HOW TO COMPLETE THIS TASK => In the records below, take the line containing "Combustion analysis of" and reproduce it and every subsequent line exactly, adding nothing.

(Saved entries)
++++

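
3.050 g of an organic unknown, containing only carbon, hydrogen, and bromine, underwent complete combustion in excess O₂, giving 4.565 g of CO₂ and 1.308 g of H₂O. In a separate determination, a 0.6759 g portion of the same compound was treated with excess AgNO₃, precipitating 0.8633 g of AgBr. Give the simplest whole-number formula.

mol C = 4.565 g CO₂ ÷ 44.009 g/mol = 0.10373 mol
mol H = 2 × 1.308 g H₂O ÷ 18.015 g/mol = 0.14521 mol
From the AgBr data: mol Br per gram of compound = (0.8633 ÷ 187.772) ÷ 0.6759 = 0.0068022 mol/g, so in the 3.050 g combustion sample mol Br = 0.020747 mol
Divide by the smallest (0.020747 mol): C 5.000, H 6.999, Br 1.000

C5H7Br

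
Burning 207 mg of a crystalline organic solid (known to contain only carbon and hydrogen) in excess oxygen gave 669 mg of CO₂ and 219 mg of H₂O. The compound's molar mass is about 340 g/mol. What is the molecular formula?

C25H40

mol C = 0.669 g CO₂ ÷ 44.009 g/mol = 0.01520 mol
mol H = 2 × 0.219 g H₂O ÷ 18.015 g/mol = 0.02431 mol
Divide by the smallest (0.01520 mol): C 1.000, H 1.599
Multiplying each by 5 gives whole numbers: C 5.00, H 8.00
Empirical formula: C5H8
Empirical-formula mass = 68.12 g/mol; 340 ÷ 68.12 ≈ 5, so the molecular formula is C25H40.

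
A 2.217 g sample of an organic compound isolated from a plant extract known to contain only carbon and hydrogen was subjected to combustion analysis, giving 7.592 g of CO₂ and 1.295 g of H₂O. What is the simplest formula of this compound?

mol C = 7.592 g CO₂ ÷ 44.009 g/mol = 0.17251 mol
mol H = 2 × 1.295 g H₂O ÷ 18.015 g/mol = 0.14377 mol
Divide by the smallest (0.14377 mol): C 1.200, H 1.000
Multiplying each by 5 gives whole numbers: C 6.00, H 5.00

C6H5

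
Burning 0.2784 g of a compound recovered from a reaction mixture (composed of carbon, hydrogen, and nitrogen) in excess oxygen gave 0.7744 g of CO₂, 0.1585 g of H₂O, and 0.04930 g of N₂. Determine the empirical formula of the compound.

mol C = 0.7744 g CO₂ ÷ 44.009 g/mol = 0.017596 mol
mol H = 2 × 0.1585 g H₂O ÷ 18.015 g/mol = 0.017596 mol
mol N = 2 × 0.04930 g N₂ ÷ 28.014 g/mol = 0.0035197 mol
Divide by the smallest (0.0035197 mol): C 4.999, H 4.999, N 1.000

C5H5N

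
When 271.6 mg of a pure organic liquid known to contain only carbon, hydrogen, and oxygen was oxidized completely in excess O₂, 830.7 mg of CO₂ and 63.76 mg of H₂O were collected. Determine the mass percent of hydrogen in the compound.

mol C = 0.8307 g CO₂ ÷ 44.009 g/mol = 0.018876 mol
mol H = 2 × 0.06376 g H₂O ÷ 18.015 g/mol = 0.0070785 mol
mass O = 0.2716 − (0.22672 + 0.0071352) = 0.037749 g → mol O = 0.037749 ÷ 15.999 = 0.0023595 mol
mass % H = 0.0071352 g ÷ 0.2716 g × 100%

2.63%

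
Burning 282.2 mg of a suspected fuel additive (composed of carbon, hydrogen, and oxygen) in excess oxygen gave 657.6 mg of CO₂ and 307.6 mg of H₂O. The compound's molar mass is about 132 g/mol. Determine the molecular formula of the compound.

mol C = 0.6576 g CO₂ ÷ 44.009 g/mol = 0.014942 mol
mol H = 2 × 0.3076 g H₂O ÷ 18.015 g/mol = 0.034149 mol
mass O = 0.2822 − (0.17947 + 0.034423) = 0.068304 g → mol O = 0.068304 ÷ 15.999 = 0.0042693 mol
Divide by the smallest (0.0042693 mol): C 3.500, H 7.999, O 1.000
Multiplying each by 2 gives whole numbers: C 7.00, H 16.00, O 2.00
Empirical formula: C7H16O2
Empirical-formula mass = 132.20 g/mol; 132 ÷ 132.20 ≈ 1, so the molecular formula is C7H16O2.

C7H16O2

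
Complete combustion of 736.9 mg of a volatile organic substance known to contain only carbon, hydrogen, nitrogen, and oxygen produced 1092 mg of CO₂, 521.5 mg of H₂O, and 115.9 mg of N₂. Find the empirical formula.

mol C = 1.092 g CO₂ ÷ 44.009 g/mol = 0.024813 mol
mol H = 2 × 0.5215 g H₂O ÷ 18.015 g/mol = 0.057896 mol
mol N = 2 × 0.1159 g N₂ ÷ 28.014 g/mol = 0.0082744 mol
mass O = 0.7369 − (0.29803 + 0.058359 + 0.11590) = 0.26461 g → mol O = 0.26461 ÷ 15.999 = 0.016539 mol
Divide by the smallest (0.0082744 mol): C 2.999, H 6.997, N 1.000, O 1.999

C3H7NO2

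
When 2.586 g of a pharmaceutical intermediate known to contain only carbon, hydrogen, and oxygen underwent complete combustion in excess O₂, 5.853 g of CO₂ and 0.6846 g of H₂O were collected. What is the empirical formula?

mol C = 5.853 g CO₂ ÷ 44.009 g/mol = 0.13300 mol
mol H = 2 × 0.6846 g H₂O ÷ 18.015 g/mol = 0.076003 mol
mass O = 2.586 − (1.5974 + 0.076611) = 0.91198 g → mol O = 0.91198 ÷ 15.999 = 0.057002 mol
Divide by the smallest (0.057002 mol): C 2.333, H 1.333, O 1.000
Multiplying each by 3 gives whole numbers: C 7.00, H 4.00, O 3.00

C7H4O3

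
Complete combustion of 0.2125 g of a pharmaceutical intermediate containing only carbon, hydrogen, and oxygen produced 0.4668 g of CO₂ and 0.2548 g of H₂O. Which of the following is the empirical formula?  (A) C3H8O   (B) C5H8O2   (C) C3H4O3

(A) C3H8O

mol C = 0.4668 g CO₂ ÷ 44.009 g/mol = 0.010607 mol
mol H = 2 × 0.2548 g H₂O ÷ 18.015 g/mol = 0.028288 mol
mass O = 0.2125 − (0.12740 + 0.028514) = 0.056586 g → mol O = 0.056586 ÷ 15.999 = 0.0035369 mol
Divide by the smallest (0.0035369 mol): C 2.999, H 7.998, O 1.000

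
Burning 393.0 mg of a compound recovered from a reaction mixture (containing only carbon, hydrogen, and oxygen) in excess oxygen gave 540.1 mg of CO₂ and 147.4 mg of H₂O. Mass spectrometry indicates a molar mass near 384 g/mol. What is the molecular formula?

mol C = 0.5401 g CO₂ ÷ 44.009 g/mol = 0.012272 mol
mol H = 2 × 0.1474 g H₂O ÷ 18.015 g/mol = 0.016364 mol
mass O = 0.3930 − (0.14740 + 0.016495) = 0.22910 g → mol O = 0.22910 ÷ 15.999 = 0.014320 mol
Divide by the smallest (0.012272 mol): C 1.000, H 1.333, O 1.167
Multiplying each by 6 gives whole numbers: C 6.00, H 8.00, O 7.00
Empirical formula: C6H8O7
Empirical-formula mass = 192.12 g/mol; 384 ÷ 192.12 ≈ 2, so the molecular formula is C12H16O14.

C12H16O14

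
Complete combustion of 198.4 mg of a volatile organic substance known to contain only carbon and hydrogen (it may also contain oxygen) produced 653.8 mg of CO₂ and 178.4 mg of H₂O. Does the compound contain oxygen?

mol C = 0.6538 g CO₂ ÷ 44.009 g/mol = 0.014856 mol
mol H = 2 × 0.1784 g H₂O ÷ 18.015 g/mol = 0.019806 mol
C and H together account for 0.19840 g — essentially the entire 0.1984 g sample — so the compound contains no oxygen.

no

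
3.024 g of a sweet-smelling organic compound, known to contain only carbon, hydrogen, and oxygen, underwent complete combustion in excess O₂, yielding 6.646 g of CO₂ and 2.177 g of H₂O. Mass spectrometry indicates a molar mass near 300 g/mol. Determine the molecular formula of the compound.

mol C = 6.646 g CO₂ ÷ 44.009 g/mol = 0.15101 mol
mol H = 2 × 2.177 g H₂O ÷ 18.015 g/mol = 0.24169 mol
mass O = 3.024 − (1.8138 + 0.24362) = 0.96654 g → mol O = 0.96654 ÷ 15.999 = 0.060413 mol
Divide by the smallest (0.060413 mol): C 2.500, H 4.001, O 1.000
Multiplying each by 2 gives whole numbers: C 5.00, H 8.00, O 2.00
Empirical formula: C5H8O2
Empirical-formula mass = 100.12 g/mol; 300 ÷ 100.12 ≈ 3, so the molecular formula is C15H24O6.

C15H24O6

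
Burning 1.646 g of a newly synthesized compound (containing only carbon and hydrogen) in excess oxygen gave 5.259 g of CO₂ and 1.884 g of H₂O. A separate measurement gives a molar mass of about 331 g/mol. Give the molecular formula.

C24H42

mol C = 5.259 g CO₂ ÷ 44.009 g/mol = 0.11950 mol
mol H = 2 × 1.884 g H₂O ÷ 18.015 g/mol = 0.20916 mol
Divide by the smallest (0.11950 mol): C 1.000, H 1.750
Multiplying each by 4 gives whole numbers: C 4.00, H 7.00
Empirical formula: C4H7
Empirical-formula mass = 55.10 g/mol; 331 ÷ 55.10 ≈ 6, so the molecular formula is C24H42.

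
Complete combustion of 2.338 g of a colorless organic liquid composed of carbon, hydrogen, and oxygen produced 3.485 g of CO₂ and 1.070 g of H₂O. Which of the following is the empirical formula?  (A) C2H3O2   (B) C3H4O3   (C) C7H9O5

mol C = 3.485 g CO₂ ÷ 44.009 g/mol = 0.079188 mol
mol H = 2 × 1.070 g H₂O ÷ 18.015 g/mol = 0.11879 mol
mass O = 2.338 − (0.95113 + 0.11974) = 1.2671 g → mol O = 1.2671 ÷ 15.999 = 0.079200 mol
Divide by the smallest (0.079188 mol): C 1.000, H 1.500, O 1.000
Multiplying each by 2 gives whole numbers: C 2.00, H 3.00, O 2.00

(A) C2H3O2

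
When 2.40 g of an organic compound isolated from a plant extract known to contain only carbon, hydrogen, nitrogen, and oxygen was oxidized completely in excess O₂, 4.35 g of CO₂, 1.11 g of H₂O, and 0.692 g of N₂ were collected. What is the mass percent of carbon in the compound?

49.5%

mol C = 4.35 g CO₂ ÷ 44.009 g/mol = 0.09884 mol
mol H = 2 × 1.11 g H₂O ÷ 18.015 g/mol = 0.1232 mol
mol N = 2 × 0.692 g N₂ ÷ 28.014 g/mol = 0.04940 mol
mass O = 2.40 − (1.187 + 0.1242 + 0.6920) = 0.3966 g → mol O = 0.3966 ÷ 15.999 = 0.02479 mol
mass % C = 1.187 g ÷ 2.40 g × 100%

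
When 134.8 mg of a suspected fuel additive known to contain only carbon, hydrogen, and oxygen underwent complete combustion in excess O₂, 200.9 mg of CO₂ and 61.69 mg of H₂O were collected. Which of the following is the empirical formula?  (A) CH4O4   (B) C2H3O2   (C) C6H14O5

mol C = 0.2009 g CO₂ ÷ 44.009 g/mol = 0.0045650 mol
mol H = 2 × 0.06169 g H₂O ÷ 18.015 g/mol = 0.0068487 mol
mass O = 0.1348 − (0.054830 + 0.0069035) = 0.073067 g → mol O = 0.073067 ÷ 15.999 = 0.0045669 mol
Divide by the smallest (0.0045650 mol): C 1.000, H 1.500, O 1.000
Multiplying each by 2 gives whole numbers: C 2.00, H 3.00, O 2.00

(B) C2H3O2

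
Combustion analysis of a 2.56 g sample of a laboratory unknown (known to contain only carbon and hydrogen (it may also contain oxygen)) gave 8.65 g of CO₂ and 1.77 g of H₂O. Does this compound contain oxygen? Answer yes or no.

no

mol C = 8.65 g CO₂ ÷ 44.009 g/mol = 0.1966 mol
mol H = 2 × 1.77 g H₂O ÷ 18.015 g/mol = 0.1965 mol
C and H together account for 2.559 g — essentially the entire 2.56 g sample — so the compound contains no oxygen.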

++++

REPLY TO THE EXERCISE =>
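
Combustion analysis of a 2.56 g sample of a laboratory unknown (known to contain only carbon and hydrogen (it may also contain oxygen)) gave 8.65 g of CO₂ and 1.77 g of H₂O. Does this compound contain oxygen? Answer yes or no.

no

mol C = 8.65 g CO₂ ÷ 44.009 g/mol = 0.1966 mol
mol H = 2 × 1.77 g H₂O ÷ 18.015 g/mol = 0.1965 mol
C and H together account for 2.559 g — essentially the entire 2.56 g sample — so the compound contains no oxygen.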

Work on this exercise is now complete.